Records supplied
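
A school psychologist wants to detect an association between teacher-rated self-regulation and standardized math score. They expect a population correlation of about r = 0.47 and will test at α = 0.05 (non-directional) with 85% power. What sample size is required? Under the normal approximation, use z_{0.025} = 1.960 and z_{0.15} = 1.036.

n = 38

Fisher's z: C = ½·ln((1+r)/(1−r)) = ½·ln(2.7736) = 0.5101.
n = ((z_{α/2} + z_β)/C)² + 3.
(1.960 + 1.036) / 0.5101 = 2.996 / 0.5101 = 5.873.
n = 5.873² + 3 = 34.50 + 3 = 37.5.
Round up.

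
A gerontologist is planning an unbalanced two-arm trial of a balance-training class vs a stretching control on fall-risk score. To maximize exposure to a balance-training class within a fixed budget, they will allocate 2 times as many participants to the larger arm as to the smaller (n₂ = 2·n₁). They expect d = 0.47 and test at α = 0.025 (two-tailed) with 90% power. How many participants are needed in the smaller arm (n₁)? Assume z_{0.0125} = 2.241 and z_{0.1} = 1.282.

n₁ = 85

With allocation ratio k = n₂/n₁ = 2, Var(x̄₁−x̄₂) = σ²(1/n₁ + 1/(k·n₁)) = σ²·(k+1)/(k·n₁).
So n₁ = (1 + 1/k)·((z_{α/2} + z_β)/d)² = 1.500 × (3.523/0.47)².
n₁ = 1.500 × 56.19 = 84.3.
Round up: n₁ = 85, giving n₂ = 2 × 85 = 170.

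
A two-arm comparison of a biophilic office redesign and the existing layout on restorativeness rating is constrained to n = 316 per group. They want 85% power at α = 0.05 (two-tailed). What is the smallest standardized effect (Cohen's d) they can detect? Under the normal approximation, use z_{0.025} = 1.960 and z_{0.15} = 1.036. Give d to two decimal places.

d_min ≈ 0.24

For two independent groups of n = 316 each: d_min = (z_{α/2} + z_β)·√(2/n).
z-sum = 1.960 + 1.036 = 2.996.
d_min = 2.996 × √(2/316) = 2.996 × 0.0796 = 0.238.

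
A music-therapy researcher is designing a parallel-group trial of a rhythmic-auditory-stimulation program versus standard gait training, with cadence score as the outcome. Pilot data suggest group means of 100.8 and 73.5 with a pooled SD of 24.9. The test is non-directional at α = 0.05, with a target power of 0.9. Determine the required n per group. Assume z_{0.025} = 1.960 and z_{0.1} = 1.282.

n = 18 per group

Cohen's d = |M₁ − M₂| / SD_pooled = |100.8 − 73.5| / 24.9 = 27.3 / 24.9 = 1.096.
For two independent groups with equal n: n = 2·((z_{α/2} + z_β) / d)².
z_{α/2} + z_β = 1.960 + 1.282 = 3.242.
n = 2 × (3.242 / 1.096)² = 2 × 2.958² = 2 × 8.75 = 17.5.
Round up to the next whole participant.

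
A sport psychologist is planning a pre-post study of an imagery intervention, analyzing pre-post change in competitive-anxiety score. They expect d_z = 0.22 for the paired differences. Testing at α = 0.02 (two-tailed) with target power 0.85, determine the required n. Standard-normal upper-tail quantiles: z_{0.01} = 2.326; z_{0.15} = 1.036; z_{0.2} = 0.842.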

Work required
Give back the whole listing above. Keep every character the same.

Exercise answer
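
A school psychologist wants to detect an association between teacher-rated self-regulation and standardized math score. They expect a population correlation of about r = 0.47 and will test at α = 0.05 (non-directional) with 85% power. What sample size is required? Under the normal approximation, use z_{0.025} = 1.960 and z_{0.15} = 1.036.

n = 38

Fisher's z: C = ½·ln((1+r)/(1−r)) = ½·ln(2.7736) = 0.5101.
n = ((z_{α/2} + z_β)/C)² + 3.
(1.960 + 1.036) / 0.5101 = 2.996 / 0.5101 = 5.873.
n = 5.873² + 3 = 34.50 + 3 = 37.5.
Round up.

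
A gerontologist is planning an unbalanced two-arm trial of a balance-training class vs a stretching control on fall-risk score. To maximize exposure to a balance-training class within a fixed budget, they will allocate 2 times as many participants to the larger arm as to the smaller (n₂ = 2·n₁). They expect d = 0.47 and test at α = 0.025 (two-tailed) with 90% power. How many participants are needed in the smaller arm (n₁)? Assume z_{0.0125} = 2.241 and z_{0.1} = 1.282.

n₁ = 85

With allocation ratio k = n₂/n₁ = 2, Var(x̄₁−x̄₂) = σ²(1/n₁ + 1/(k·n₁)) = σ²·(k+1)/(k·n₁).
So n₁ = (1 + 1/k)·((z_{α/2} + z_β)/d)² = 1.500 × (3.523/0.47)².
n₁ = 1.500 × 56.19 = 84.3.
Round up: n₁ = 85, giving n₂ = 2 × 85 = 170.

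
A two-arm comparison of a biophilic office redesign and the existing layout on restorativeness rating is constrained to n = 316 per group. They want 85% power at α = 0.05 (two-tailed). What is the smallest standardized effect (Cohen's d) they can detect? Under the normal approximation, use z_{0.025} = 1.960 and z_{0.15} = 1.036. Give d to two decimal places.

d_min ≈ 0.24

For two independent groups of n = 316 each: d_min = (z_{α/2} + z_β)·√(2/n).
z-sum = 1.960 + 1.036 = 2.996.
d_min = 2.996 × √(2/316) = 2.996 × 0.0796 = 0.238.

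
A music-therapy researcher is designing a parallel-group trial of a rhythmic-auditory-stimulation program versus standard gait training, with cadence score as the outcome. Pilot data suggest group means of 100.8 and 73.5 with a pooled SD of 24.9. The test is non-directional at α = 0.05, with a target power of 0.9. Determine the required n per group. Assume z_{0.025} = 1.960 and z_{0.1} = 1.282.

n = 18 per group

Cohen's d = |M₁ − M₂| / SD_pooled = |100.8 − 73.5| / 24.9 = 27.3 / 24.9 = 1.096.
For two independent groups with equal n: n = 2·((z_{α/2} + z_β) / d)².
z_{α/2} + z_β = 1.960 + 1.282 = 3.242.
n = 2 × (3.242 / 1.096)² = 2 × 2.958² = 2 × 8.75 = 17.5.
Round up to the next whole participant.

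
A sport psychologist is planning a pre-post study of an imagery intervention, analyzing pre-post change in competitive-anxiety score. They expect d_z = 0.22 for the paired differences. Testing at α = 0.02 (two-tailed) with target power 0.85, determine the required n. Standard-normal upper-tail quantiles: z_{0.01} = 2.326; z_{0.15} = 1.036; z_{0.2} = 0.842.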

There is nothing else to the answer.